## Extracted material
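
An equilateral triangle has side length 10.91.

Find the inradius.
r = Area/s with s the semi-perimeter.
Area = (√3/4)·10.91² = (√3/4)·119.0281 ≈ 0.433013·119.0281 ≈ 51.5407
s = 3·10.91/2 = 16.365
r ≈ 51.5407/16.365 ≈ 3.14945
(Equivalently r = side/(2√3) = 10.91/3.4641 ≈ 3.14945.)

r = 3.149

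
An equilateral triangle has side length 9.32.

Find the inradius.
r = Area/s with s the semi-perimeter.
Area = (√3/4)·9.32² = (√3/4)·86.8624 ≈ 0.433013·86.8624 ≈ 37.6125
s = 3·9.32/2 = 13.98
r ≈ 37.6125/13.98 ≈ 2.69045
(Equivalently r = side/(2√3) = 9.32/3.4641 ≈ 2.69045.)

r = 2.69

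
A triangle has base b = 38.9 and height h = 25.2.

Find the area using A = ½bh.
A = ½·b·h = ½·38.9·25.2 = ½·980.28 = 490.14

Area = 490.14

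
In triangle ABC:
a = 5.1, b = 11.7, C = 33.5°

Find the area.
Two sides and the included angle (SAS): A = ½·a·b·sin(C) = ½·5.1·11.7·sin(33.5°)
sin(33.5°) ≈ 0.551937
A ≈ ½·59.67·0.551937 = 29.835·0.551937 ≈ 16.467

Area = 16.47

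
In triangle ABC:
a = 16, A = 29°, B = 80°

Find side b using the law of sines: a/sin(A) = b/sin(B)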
* * *
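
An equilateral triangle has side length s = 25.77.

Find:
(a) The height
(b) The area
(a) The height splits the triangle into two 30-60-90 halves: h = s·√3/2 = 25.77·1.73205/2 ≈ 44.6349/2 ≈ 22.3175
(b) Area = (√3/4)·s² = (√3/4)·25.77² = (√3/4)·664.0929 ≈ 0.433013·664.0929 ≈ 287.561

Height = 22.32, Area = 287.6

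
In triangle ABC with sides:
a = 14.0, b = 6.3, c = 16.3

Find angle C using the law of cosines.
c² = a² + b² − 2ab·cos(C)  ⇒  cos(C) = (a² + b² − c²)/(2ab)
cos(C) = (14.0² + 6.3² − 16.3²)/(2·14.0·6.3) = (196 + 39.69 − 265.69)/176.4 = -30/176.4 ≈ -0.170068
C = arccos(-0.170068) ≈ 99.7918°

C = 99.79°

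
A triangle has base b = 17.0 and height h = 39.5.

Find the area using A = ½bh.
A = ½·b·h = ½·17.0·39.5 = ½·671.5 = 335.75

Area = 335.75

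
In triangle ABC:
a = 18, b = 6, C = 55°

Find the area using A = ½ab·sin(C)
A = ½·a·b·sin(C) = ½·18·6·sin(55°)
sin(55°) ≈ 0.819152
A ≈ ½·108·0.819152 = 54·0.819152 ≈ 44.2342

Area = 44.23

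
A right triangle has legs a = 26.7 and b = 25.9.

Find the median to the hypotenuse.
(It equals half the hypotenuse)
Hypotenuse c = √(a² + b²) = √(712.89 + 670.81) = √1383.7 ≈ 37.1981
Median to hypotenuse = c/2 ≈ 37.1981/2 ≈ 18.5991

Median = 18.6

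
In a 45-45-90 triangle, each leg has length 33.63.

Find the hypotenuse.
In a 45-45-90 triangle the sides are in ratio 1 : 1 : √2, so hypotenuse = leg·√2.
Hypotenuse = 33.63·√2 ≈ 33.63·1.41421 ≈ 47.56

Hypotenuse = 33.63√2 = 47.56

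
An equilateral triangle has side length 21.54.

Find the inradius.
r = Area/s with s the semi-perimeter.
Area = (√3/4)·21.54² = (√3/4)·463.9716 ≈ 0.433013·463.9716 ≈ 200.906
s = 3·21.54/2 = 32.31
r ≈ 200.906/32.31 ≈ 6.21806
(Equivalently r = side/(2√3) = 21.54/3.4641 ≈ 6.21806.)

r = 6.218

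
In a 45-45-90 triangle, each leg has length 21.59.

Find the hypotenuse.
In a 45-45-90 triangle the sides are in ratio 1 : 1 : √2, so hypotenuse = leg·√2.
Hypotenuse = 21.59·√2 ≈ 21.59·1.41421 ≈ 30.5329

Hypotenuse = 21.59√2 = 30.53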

## Activity
Of the lines above, output exactly those from the line bearing "(b) The area" through the line bearing "a = 18, b = 6, C = 55°", inclusive.

## Exercise result
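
(b) The area
(a) The height splits the triangle into two 30-60-90 halves: h = s·√3/2 = 25.77·1.73205/2 ≈ 44.6349/2 ≈ 22.3175
(b) Area = (√3/4)·s² = (√3/4)·25.77² = (√3/4)·664.0929 ≈ 0.433013·664.0929 ≈ 287.561

Height = 22.32, Area = 287.6

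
In triangle ABC with sides:
a = 14.0, b = 6.3, c = 16.3

Find angle C using the law of cosines.
c² = a² + b² − 2ab·cos(C)  ⇒  cos(C) = (a² + b² − c²)/(2ab)
cos(C) = (14.0² + 6.3² − 16.3²)/(2·14.0·6.3) = (196 + 39.69 − 265.69)/176.4 = -30/176.4 ≈ -0.170068
C = arccos(-0.170068) ≈ 99.7918°

C = 99.79°

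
A triangle has base b = 17.0 and height h = 39.5.

Find the area using A = ½bh.
A = ½·b·h = ½·17.0·39.5 = ½·671.5 = 335.75

Area = 335.75

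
In triangle ABC:
a = 18, b = 6, C = 55°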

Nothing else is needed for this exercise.